[Source data]
________________________________________
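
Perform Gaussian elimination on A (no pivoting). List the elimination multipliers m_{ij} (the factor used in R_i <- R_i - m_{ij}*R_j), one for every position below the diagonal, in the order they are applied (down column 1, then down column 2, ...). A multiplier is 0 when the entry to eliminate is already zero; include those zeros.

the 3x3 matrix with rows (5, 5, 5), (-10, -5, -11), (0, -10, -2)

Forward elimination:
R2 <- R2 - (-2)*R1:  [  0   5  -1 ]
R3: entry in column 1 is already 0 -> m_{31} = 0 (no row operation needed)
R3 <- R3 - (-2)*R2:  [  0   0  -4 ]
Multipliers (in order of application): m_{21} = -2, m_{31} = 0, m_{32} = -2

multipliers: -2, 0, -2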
________________________________________
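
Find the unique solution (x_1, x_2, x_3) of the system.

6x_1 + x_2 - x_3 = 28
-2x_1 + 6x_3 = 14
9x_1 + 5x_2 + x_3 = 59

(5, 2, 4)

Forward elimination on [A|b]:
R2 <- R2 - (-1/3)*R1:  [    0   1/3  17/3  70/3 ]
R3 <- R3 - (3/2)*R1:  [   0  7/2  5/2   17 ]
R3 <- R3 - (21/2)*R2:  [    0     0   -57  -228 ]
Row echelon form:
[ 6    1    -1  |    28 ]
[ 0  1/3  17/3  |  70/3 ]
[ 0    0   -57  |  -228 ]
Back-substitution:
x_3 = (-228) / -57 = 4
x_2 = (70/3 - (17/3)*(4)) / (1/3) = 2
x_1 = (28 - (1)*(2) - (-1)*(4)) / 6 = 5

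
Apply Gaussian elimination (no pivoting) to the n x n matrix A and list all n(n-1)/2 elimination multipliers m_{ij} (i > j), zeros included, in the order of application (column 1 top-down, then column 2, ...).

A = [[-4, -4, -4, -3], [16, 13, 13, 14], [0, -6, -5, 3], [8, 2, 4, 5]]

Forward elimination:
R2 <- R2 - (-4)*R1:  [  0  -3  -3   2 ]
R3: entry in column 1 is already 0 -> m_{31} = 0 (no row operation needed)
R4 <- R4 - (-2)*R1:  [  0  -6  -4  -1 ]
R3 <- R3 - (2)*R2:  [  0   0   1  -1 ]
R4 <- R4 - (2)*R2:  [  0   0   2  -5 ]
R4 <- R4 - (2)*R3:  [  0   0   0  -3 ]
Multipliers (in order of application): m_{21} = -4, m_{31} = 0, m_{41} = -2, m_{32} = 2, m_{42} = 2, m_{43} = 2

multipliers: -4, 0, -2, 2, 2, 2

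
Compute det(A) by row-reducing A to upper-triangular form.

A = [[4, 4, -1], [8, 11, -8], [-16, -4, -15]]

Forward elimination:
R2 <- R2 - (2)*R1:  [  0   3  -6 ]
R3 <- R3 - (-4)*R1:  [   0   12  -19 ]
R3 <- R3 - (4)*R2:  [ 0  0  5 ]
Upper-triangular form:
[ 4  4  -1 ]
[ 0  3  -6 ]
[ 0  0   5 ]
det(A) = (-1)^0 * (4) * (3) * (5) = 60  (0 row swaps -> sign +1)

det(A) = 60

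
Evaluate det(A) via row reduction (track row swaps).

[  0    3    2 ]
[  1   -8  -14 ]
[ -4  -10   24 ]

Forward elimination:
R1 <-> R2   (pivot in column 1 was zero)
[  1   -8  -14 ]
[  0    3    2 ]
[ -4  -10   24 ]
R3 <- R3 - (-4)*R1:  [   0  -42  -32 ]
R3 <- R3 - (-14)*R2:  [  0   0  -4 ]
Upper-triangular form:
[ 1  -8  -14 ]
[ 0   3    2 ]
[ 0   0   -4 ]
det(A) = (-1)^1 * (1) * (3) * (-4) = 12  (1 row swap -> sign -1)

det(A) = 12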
________________________________________
# Work order
Go through the entries above and count the lines holding the word "then"; write nothing but the number.

# Exercise output
2